▶ Data records
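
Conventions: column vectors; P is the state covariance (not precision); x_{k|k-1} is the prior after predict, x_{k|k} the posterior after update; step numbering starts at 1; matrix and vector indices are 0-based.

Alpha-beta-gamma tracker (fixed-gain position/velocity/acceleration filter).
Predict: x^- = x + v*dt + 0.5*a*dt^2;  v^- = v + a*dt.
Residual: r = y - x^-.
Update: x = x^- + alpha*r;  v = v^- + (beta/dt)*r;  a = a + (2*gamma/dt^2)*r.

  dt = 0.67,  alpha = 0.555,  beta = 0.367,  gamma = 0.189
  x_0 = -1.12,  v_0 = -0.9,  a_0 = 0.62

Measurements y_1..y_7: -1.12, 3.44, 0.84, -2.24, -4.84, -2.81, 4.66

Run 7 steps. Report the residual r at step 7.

resid = 17.0647

step 1: x_pred=-1.5838  r=0.4638  x^+=-1.3264  v^+=-0.2305  a^+=1.0106
step 2: x_pred=-1.2540  r=4.6940  x^+=1.3512  v^+=3.0178  a^+=4.9632
step 3: x_pred=4.4871  r=-3.6471  x^+=2.4629  v^+=4.3454  a^+=1.8922
step 4: x_pred=5.7991  r=-8.0391  x^+=1.3374  v^+=1.2097  a^+=-4.8772
step 5: x_pred=1.0532  r=-5.8932  x^+=-2.2175  v^+=-5.2861  a^+=-9.8396
step 6: x_pred=-7.9677  r=5.1577  x^+=-5.1052  v^+=-9.0534  a^+=-5.4965
step 7: x_pred=-12.4047  r=17.0647  x^+=-2.9338  v^+=-3.3887  a^+=8.8729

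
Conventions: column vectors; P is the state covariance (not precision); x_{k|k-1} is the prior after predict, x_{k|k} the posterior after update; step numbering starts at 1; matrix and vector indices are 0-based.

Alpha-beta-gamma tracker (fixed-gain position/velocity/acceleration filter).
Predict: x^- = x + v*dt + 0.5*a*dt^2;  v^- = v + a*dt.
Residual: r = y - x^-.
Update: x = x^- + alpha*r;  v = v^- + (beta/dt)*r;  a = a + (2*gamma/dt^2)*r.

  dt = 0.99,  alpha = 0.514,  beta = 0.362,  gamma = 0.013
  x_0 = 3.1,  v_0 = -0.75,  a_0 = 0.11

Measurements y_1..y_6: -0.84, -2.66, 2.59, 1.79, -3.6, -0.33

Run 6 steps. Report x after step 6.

x_post = -0.9261

step 1: x_pred=2.4114  r=-3.2514  x^+=0.7402  v^+=-1.8300  a^+=0.0237
step 2: x_pred=-1.0599  r=-1.6001  x^+=-1.8823  v^+=-2.3916  a^+=-0.0187
step 3: x_pred=-4.2592  r=6.8492  x^+=-0.7387  v^+=0.0943  a^+=0.1630
step 4: x_pred=-0.5654  r=2.3554  x^+=0.6453  v^+=1.1170  a^+=0.2255
step 5: x_pred=1.8616  r=-5.4616  x^+=-0.9457  v^+=-0.6569  a^+=0.0806
step 6: x_pred=-1.5565  r=1.2265  x^+=-0.9261  v^+=-0.1286  a^+=0.1131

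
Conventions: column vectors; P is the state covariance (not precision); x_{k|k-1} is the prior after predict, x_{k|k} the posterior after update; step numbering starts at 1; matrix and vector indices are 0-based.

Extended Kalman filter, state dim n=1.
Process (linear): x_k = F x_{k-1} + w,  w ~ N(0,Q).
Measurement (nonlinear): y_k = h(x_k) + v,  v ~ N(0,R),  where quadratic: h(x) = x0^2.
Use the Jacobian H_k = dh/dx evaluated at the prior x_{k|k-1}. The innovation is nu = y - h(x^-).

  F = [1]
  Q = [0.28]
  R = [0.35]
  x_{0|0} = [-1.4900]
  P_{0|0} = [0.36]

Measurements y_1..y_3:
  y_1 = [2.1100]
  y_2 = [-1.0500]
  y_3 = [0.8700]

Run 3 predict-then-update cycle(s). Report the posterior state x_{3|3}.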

▶ Assignment
The full listing above is to be retyped exactly.

▶ Answer space
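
Conventions: column vectors; P is the state covariance (not precision); x_{k|k-1} is the prior after predict, x_{k|k} the posterior after update; step numbering starts at 1; matrix and vector indices are 0-based.

Alpha-beta-gamma tracker (fixed-gain position/velocity/acceleration filter).
Predict: x^- = x + v*dt + 0.5*a*dt^2;  v^- = v + a*dt.
Residual: r = y - x^-.
Update: x = x^- + alpha*r;  v = v^- + (beta/dt)*r;  a = a + (2*gamma/dt^2)*r.

  dt = 0.67,  alpha = 0.555,  beta = 0.367,  gamma = 0.189
  x_0 = -1.12,  v_0 = -0.9,  a_0 = 0.62

Measurements y_1..y_7: -1.12, 3.44, 0.84, -2.24, -4.84, -2.81, 4.66

Run 7 steps. Report the residual r at step 7.

resid = 17.0647

step 1: x_pred=-1.5838  r=0.4638  x^+=-1.3264  v^+=-0.2305  a^+=1.0106
step 2: x_pred=-1.2540  r=4.6940  x^+=1.3512  v^+=3.0178  a^+=4.9632
step 3: x_pred=4.4871  r=-3.6471  x^+=2.4629  v^+=4.3454  a^+=1.8922
step 4: x_pred=5.7991  r=-8.0391  x^+=1.3374  v^+=1.2097  a^+=-4.8772
step 5: x_pred=1.0532  r=-5.8932  x^+=-2.2175  v^+=-5.2861  a^+=-9.8396
step 6: x_pred=-7.9677  r=5.1577  x^+=-5.1052  v^+=-9.0534  a^+=-5.4965
step 7: x_pred=-12.4047  r=17.0647  x^+=-2.9338  v^+=-3.3887  a^+=8.8729

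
Conventions: column vectors; P is the state covariance (not precision); x_{k|k-1} is the prior after predict, x_{k|k} the posterior after update; step numbering starts at 1; matrix and vector indices are 0-based.

Alpha-beta-gamma tracker (fixed-gain position/velocity/acceleration filter).
Predict: x^- = x + v*dt + 0.5*a*dt^2;  v^- = v + a*dt.
Residual: r = y - x^-.
Update: x = x^- + alpha*r;  v = v^- + (beta/dt)*r;  a = a + (2*gamma/dt^2)*r.

  dt = 0.99,  alpha = 0.514,  beta = 0.362,  gamma = 0.013
  x_0 = 3.1,  v_0 = -0.75,  a_0 = 0.11

Measurements y_1..y_6: -0.84, -2.66, 2.59, 1.79, -3.6, -0.33

Run 6 steps. Report x after step 6.

x_post = -0.9261

step 1: x_pred=2.4114  r=-3.2514  x^+=0.7402  v^+=-1.8300  a^+=0.0237
step 2: x_pred=-1.0599  r=-1.6001  x^+=-1.8823  v^+=-2.3916  a^+=-0.0187
step 3: x_pred=-4.2592  r=6.8492  x^+=-0.7387  v^+=0.0943  a^+=0.1630
step 4: x_pred=-0.5654  r=2.3554  x^+=0.6453  v^+=1.1170  a^+=0.2255
step 5: x_pred=1.8616  r=-5.4616  x^+=-0.9457  v^+=-0.6569  a^+=0.0806
step 6: x_pred=-1.5565  r=1.2265  x^+=-0.9261  v^+=-0.1286  a^+=0.1131

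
Conventions: column vectors; P is the state covariance (not precision); x_{k|k-1} is the prior after predict, x_{k|k} the posterior after update; step numbering starts at 1; matrix and vector indices are 0-based.

Extended Kalman filter, state dim n=1.
Process (linear): x_k = F x_{k-1} + w,  w ~ N(0,Q).
Measurement (nonlinear): y_k = h(x_k) + v,  v ~ N(0,R),  where quadratic: h(x) = x0^2.
Use the Jacobian H_k = dh/dx evaluated at the prior x_{k|k-1}. The innovation is nu = y - h(x^-).

  F = [1]
  Q = [0.28]
  R = [0.35]
  x_{0|0} = [-1.4900]
  P_{0|0} = [0.36]

Measurements y_1..y_3:
  y_1 = [2.1100]
  y_2 = [-1.0500]
  y_3 = [0.8700]

Run 3 predict-then-update cycle(s). Report the posterior state x_{3|3}.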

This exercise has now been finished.